Exercise requirements: Going through the data below, find how many lines include the word "longer", and reply with that number alone.

Supplied records:

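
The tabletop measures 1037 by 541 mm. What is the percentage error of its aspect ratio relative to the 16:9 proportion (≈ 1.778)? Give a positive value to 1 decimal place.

7.8%

Ratio = 1037 / 541 ≈ 1.9168.
Ideal 16:9 ≈ 1.7778. |1.9168 − 1.7778| / 1.7778 ≈ 7.82% → 7.8%.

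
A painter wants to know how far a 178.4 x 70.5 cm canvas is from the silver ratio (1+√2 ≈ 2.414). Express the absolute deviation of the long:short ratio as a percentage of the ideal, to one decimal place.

4.8%

Ratio = 178.4 / 70.5 ≈ 2.5305.
Ideal silver ratio ≈ 2.4142. |2.5305 − 2.4142| / 2.4142 ≈ 4.82% → 4.8%.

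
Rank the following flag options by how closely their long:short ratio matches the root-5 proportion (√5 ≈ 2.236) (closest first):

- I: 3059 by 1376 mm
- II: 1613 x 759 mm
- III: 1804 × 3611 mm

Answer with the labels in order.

Ratios: I = 3059 / 1376 ≈ 2.223; II = 1613 / 759 ≈ 2.125; III = 3611 / 1804 ≈ 2.002.
|Δ from 2.236|: I 0.013; II 0.111; III 0.234.

I, II, III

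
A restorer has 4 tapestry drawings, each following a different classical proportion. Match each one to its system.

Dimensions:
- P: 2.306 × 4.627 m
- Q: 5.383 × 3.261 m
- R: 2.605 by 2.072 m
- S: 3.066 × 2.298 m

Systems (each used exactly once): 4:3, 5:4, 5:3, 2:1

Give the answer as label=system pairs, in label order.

Ratios: P ≈ 2.007; Q ≈ 1.651; R ≈ 1.257; S ≈ 1.334.
Targets: 4:3 ≈ 1.333; 5:4 ≈ 1.250; 5:3 ≈ 1.667; 2:1 ≈ 2.000.

P=2:1, Q=5:3, R=5:4, S=4:3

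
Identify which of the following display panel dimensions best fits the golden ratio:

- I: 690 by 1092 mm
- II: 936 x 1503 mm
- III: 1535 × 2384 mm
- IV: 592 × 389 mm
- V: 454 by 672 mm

II

Target golden ratio ≈ 1.618.
I: 1.583 (Δ0.035)  II: 1.606 (Δ0.012)  III: 1.553 (Δ0.065)  IV: 1.522 (Δ0.096)  V: 1.480 (Δ0.138)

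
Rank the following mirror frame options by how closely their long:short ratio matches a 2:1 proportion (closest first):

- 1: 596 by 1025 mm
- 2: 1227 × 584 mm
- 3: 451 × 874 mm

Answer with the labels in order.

3, 2, 1

1: 1025/596 ≈ 1.720 → |1.720 − 2.000| = 0.280
2: 1227/584 ≈ 2.101 → |2.101 − 2.000| = 0.101
3: 874/451 ≈ 1.938 → |1.938 − 2.000| = 0.062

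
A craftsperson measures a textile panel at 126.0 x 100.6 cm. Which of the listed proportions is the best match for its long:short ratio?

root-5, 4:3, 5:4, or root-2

126.0/100.6 ≈ 1.252. Nearest candidates are 5:4 (1.250, off by 0.002) and 4:3 (1.333, off by 0.081).

5:4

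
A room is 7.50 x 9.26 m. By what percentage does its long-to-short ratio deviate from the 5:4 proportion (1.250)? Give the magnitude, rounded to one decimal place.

1.2%

Ratio = 9.26 / 7.50 ≈ 1.2347.
Ideal 5:4 = 1.2500. |1.2347 − 1.2500| / 1.2500 ≈ 1.22% → 1.2%.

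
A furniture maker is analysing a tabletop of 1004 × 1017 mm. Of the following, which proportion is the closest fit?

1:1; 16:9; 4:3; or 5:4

1:1

Ratio = 1017 / 1004 ≈ 1.013.
Distances: 1:1 1.000 (Δ 0.013); 16:9 1.778 (Δ 0.765); 4:3 1.333 (Δ 0.320); 5:4 1.250 (Δ 0.237).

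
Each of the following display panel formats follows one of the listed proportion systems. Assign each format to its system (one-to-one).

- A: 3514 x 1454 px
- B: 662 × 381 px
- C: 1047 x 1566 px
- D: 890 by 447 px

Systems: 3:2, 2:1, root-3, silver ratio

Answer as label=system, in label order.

Ratios: A ≈ 2.417; B ≈ 1.738; C ≈ 1.496; D ≈ 1.991.
Targets: 3:2 ≈ 1.500; 2:1 ≈ 2.000; root-3 ≈ 1.732; silver ratio ≈ 2.414.

A=silver ratio, B=root-3, C=3:2, D=2:1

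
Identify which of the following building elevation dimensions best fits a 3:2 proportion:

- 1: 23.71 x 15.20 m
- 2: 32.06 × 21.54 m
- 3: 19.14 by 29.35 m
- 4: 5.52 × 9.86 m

Ratios (long/short): 1 ≈ 1.560; 2 ≈ 1.488; 3 ≈ 1.533; 4 ≈ 1.786.
3:2 ≈ 1.500; option 2 is nearest (Δ 0.012).

2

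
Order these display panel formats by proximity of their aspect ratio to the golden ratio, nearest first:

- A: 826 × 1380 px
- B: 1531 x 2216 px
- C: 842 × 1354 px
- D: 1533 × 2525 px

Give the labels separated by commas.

Ratios: A = 1380 / 826 ≈ 1.671; B = 2216 / 1531 ≈ 1.447; C = 1354 / 842 ≈ 1.608; D = 2525 / 1533 ≈ 1.647.
|Δ from 1.618|: A 0.053; B 0.171; C 0.010; D 0.029.

C, D, A, B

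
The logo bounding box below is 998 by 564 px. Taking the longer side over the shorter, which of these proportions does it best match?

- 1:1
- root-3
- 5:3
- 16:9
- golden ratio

998/564 ≈ 1.770. Nearest candidates are 16:9 (1.778, off by 0.008) and root-3 (1.732, off by 0.038).

16:9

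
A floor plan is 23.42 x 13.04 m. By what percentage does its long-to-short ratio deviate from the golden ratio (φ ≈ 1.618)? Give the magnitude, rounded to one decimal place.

Ratio = 23.42 / 13.04 ≈ 1.7960.
Ideal golden ratio ≈ 1.6180. |1.7960 − 1.6180| / 1.6180 ≈ 11.00% → 11.0%.

11.0%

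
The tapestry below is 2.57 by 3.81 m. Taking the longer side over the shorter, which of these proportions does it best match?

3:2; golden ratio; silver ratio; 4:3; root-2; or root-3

Ratio = 3.81 / 2.57 ≈ 1.482.
Distances: 3:2 1.500 (Δ 0.018); golden ratio 1.618 (Δ 0.136); silver ratio 2.414 (Δ 0.932); 4:3 1.333 (Δ 0.149); root-2 1.414 (Δ 0.068); root-3 1.732 (Δ 0.250).

3:2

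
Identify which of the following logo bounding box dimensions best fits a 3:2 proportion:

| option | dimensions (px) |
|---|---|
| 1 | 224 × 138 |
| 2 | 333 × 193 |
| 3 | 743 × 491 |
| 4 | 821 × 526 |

3

Target 3:2 ≈ 1.500.
1: 1.623 (Δ0.123)  2: 1.725 (Δ0.225)  3: 1.513 (Δ0.013)  4: 1.561 (Δ0.061)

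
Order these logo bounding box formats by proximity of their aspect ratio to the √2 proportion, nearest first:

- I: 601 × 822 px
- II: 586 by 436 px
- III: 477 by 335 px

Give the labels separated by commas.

I: 822/601 ≈ 1.368 → |1.368 − 1.414| = 0.046
II: 586/436 ≈ 1.344 → |1.344 − 1.414| = 0.070
III: 477/335 ≈ 1.424 → |1.424 − 1.414| = 0.010

III, I, II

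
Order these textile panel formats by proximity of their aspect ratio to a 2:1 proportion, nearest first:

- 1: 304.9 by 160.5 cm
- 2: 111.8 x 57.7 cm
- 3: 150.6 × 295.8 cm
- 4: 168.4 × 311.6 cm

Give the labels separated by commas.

3, 2, 1, 4

Ratios: 1 = 304.9 / 160.5 ≈ 1.900; 2 = 111.8 / 57.7 ≈ 1.938; 3 = 295.8 / 150.6 ≈ 1.964; 4 = 311.6 / 168.4 ≈ 1.850.
|Δ from 2.000|: 1 0.100; 2 0.062; 3 0.036; 4 0.150.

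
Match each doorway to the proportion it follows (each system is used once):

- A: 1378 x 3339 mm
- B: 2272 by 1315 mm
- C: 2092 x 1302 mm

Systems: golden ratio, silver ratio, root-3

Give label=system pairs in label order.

A = 3339/1378 ≈ 2.423 → silver ratio (2.414)
B = 2272/1315 ≈ 1.728 → root-3 (1.732)
C = 2092/1302 ≈ 1.607 → golden ratio (1.618)

A=silver ratio, B=root-3, C=golden ratio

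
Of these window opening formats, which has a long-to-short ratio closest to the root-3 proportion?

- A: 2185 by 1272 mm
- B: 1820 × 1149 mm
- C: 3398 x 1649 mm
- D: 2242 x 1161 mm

A

Target root-3 ≈ 1.732.
A: 1.718 (Δ0.014)  B: 1.584 (Δ0.148)  C: 2.061 (Δ0.329)  D: 1.931 (Δ0.199)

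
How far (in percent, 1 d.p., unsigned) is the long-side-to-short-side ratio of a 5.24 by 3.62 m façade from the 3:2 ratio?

Ratio = 5.24 / 3.62 ≈ 1.4475.
Ideal 3:2 = 1.5000. |1.4475 − 1.5000| / 1.5000 ≈ 3.50% → 3.5%.

3.5%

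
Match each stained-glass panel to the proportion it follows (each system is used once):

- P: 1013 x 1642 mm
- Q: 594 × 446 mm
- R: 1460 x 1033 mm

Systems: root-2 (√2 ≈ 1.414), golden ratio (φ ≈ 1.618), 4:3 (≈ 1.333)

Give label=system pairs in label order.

Ratios: P ≈ 1.621; Q ≈ 1.332; R ≈ 1.413.
Targets: root-2 ≈ 1.414; golden ratio ≈ 1.618; 4:3 ≈ 1.333.

P=golden ratio, Q=4:3, R=root-2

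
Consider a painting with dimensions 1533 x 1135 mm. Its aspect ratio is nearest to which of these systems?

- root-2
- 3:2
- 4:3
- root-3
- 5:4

1533/1135 ≈ 1.351. Nearest candidates are 4:3 (1.333, off by 0.018) and root-2 (1.414, off by 0.063).

4:3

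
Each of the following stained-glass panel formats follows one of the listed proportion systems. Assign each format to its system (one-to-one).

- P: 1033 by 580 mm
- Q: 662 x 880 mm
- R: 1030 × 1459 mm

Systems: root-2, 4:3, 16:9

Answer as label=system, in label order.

P=16:9, Q=4:3, R=root-2

P = 1033/580 ≈ 1.781 → 16:9 (1.778)
Q = 880/662 ≈ 1.329 → 4:3 (1.333)
R = 1459/1030 ≈ 1.417 → root-2 (1.414)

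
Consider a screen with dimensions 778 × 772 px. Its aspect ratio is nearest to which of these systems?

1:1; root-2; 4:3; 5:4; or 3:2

Ratio = 778 / 772 ≈ 1.008.
Distances: 1:1 1.000 (Δ 0.008); root-2 1.414 (Δ 0.406); 4:3 1.333 (Δ 0.325); 5:4 1.250 (Δ 0.242); 3:2 1.500 (Δ 0.492).

1:1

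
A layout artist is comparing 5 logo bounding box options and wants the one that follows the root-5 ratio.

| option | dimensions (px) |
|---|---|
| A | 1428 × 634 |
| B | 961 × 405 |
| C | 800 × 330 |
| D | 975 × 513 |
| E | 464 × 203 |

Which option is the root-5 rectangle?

A

Target root-5 ≈ 2.236.
A: 2.252 (Δ0.016)  B: 2.373 (Δ0.137)  C: 2.424 (Δ0.188)  D: 1.901 (Δ0.335)  E: 2.286 (Δ0.050)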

Task solution: 2